**Exercise directions**
Below are several records. Retype exactly those lines running from the one with "The quaternion algebra" through the one with "Let a = 358622178177825837/39560654", end lines included, and no others.

Saved entries:
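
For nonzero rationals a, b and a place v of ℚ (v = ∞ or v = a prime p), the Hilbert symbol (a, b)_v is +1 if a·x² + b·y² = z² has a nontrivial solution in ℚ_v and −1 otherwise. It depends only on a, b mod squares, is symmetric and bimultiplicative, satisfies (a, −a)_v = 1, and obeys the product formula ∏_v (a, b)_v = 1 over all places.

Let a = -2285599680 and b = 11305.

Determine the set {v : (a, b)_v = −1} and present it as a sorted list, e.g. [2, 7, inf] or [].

Mod squares: a ≡ -440895, b ≡ 11305. Check v ∈ {∞, 2, 3, 5, 7, 13, 17, 19}.
v=13: a=13^1·(≡7), b=13^0·(≡8) mod 13; (7|13)=-1, (8|13)=-1; (−1)^{1·0·6}·(-1)^0·(-1)^1 = -1.
v=17: a=17^1·(≡10), b=17^1·(≡2) mod 17; (10|17)=-1, (2|17)=+1; (−1)^{1·1·8}·(-1)^1·(+1)^1 = -1.
v=5: a=5^1·(≡4), b=5^1·(≡1) mod 5; (4|5)=+1, (1|5)=+1; (−1)^{1·1·2}·(+1)^1·(+1)^1 = +1.
v=3: a=3^5·(≡2), b=3^0·(≡1) mod 3; (2|3)=-1, (1|3)=+1; (−1)^{5·0·1}·(-1)^0·(+1)^5 = +1.
v=7: a=7^1·(≡4), b=7^1·(≡5) mod 7; (4|7)=+1, (5|7)=-1; (−1)^{1·1·3}·(+1)^1·(-1)^1 = +1.
v=∞: -440895 < 0 and 11305 > 0  ⇒  (a,b)_∞ = +1.
v=19: a=19^1·(≡18), b=19^1·(≡6) mod 19; (18|19)=-1, (6|19)=+1; (−1)^{1·1·9}·(-1)^1·(+1)^1 = +1.
v=2: v_2(a)=6, v_2(b)=0; units ≡ 1, 1 (mod 8); ε·ε+αω+βω = 0·0+6·0+0·0 ≡ 0  ⇒  (a,b)_2 = +1.
Ram(-440895, 11305) = {13, 17}; no ℚ_13-point on the conic.

[13, 17]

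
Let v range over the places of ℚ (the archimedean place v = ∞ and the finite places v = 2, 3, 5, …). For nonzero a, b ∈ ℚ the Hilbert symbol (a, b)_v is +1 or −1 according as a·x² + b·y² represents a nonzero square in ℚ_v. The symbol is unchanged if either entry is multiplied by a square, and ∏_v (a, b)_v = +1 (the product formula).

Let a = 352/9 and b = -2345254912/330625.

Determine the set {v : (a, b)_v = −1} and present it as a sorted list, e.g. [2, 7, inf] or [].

(a, b) ≡ (22, -7) mod (ℚ^×)²; places V = {2, 3, 5, 7, 11, 13, 23, ∞}.
(a,b)_2: α=5, β=14; u≡3, v≡1 (mod 8); ε(u)ε(v)=1·0, αω(v)=5·0, βω(u)=14·1; sum ≡ 0  ⇒  +1.
(a,b)_23: α=0, u≡11; β=-2, v≡18 (mod 23); (11|23)=-1, (18|23)=+1; sign (−1)^0·-1^-2·+1^0 = +1.
(a,b)_11: α=1, u≡6; β=2, v≡4 (mod 11); (6|11)=-1, (4|11)=+1; sign (−1)^0·-1^2·+1^1 = +1.
(a,b)_7: α=0, u≡1; β=1, v≡6 (mod 7); (1|7)=+1, (6|7)=-1; sign (−1)^0·+1^1·-1^0 = +1.
(a,b)_3: α=-2, u≡1; β=0, v≡2 (mod 3); (1|3)=+1, (2|3)=-1; sign (−1)^0·+1^0·-1^-2 = +1.
(a,b)_5: α=0, u≡3; β=-4, v≡2 (mod 5); (3|5)=-1, (2|5)=-1; sign (−1)^0·-1^-4·-1^0 = +1.
(a,b)_∞: sgn(22)=+, sgn(-7)=−, so +1.
(a,b)_13: α=0, u≡3; β=2, v≡2 (mod 13); (3|13)=+1, (2|13)=-1; sign (−1)^0·+1^2·-1^0 = +1.
Ram(a, b) = ∅: the form 22·x² + -7·y² − z² is isotropic over every ℚ_v, so by Hasse–Minkowski it is isotropic over ℚ.

[]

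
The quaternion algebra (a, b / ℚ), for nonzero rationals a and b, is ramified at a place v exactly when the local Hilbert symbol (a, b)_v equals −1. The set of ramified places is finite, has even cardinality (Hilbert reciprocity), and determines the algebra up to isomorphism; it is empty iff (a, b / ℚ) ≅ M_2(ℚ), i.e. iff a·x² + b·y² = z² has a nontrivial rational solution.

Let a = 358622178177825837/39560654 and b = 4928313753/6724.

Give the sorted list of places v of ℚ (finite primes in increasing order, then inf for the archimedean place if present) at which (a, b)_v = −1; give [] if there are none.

[3, 7, 31, 37]

(a, b) ≡ (518, 399993) mod (ℚ^×)²; places V = {2, 3, 7, 11, 17, 23, 31, 37, 41, ∞}.
(a,b)_3: α=6, u≡2; β=3, v≡2 (mod 3); (2|3)=-1, (2|3)=-1; sign (−1)^0·-1^3·-1^6 = -1.
(a,b)_11: α=2, u≡4; β=1, v≡10 (mod 11); (4|11)=+1, (10|11)=-1; sign (−1)^0·+1^1·-1^2 = +1.
(a,b)_37: α=3, u≡32; β=2, v≡20 (mod 37); (32|37)=-1, (20|37)=-1; sign (−1)^0·-1^2·-1^3 = -1.
(a,b)_23: α=0, u≡3; β=1, v≡6 (mod 23); (3|23)=+1, (6|23)=+1; sign (−1)^0·+1^1·+1^0 = +1.
(a,b)_∞: sgn(518)=+, sgn(399993)=+, so +1.
(a,b)_2: α=-1, β=-2; u≡3, v≡1 (mod 8); ε(u)ε(v)=1·0, αω(v)=-1·0, βω(u)=-2·1; sum ≡ 0  ⇒  +1.
(a,b)_31: α=2, u≡22; β=1, v≡19 (mod 31); (22|31)=-1, (19|31)=+1; sign (−1)^0·-1^1·+1^2 = -1.
(a,b)_41: α=-4, u≡38; β=-2, v≡15 (mod 41); (38|41)=-1, (15|41)=-1; sign (−1)^0·-1^-2·-1^-4 = +1.
(a,b)_17: α=4, u≡13; β=1, v≡9 (mod 17); (13|17)=+1, (9|17)=+1; sign (−1)^0·+1^1·+1^4 = +1.
(a,b)_7: α=-1, u≡1; β=0, v≡5 (mod 7); (1|7)=+1, (5|7)=-1; sign (−1)^0·+1^0·-1^-1 = -1.
Ram(518, 399993) = {3, 7, 31, 37}; no ℚ_3-point on the conic.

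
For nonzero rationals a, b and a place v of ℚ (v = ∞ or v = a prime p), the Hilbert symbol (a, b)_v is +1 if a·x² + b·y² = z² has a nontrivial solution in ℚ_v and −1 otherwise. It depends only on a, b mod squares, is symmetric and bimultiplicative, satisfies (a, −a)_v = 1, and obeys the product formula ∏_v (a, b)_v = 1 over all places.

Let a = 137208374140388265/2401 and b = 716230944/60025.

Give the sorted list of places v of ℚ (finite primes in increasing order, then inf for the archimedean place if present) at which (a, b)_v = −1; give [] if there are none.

(a, b) ≡ (2465, 41106) mod (ℚ^×)²; places V = {2, 3, 5, 7, 11, 13, 17, 29, 31, ∞}.
(a,b)_31: α=2, u≡18; β=1, v≡26 (mod 31); (18|31)=+1, (26|31)=-1; sign (−1)^0·+1^1·-1^2 = +1.
(a,b)_17: α=3, u≡1; β=1, v≡2 (mod 17); (1|17)=+1, (2|17)=+1; sign (−1)^0·+1^1·+1^3 = +1.
(a,b)_2: α=0, β=5; u≡1, v≡1 (mod 8); ε(u)ε(v)=0·0, αω(v)=0·0, βω(u)=5·0; sum ≡ 0  ⇒  +1.
(a,b)_29: α=1, u≡15; β=0, v≡13 (mod 29); (15|29)=-1, (13|29)=+1; sign (−1)^0·-1^0·+1^1 = +1.
(a,b)_3: α=4, u≡2; β=3, v≡1 (mod 3); (2|3)=-1, (1|3)=+1; sign (−1)^0·-1^3·+1^4 = -1.
(a,b)_∞: sgn(2465)=+, sgn(41106)=+, so +1.
(a,b)_7: α=-4, u≡1; β=-4, v≡4 (mod 7); (1|7)=+1, (4|7)=+1; sign (−1)^0·+1^-4·+1^-4 = +1.
(a,b)_11: α=4, u≡9; β=2, v≡6 (mod 11); (9|11)=+1, (6|11)=-1; sign (−1)^0·+1^2·-1^4 = +1.
(a,b)_13: α=2, u≡2; β=1, v≡3 (mod 13); (2|13)=-1, (3|13)=+1; sign (−1)^0·-1^1·+1^2 = -1.
(a,b)_5: α=1, u≡3; β=-2, v≡4 (mod 5); (3|5)=-1, (4|5)=+1; sign (−1)^0·-1^-2·+1^1 = +1.
Ram(2465, 41106) = {3, 13}; no ℚ_3-point on the conic.

[3, 13]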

**Expected answer**
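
The quaternion algebra (a, b / ℚ), for nonzero rationals a and b, is ramified at a place v exactly when the local Hilbert symbol (a, b)_v equals −1. The set of ramified places is finite, has even cardinality (Hilbert reciprocity), and determines the algebra up to isomorphism; it is empty iff (a, b / ℚ) ≅ M_2(ℚ), i.e. iff a·x² + b·y² = z² has a nontrivial rational solution.

Let a = 358622178177825837/39560654 and b = 4928313753/6724.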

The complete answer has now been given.